Whatever the lines below say, output them exactly.

=== Records provided ===

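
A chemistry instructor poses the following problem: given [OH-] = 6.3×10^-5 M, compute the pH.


pOH = -log10([OH-]) = -log10(6.3×10^-5)
= 5 - log10(6.3) = 4.2
pH = 14 - pOH = 14 - 4.2 = 9.8

9.8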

===

■ Written solution:
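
A chemistry instructor poses the following problem: given [OH-] = 6.3×10^-5 M, compute the pH.


pOH = -log10([OH-]) = -log10(6.3×10^-5)
= 5 - log10(6.3) = 4.2
pH = 14 - pOH = 14 - 4.2 = 9.8

9.8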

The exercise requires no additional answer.